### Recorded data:

++++

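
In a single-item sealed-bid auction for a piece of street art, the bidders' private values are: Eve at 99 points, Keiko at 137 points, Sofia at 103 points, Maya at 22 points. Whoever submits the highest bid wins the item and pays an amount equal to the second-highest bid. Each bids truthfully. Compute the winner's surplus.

Ranking the bids: Keiko 137 points; Sofia 103 points; Eve 99 points; Maya 22 points.
Keiko wins with the top bid and pays the second-highest, 103 points.
Surplus = 137 points − 103 points = 34 points.

Winner's surplus: 34 points.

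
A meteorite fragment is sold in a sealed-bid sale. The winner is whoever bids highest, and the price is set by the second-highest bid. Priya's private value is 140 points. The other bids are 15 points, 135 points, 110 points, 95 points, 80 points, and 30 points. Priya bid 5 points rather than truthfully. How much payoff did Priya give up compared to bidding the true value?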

++++

### Description of the task:
Each entry needs to be copied out exactly.

### Task output:
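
In a single-item sealed-bid auction for a piece of street art, the bidders' private values are: Eve at 99 points, Keiko at 137 points, Sofia at 103 points, Maya at 22 points. Whoever submits the highest bid wins the item and pays an amount equal to the second-highest bid. Each bids truthfully. Compute the winner's surplus.

Ranking the bids: Keiko 137 points; Sofia 103 points; Eve 99 points; Maya 22 points.
Keiko wins with the top bid and pays the second-highest, 103 points.
Surplus = 137 points − 103 points = 34 points.

Winner's surplus: 34 points.

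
A meteorite fragment is sold in a sealed-bid sale. The winner is whoever bids highest, and the price is set by the second-highest bid. Priya's private value is 140 points. The other bids are 15 points, 135 points, 110 points, 95 points, 80 points, and 30 points. Priya bid 5 points rather than truthfully. How much payoff did Priya give up compared to bidding the true value?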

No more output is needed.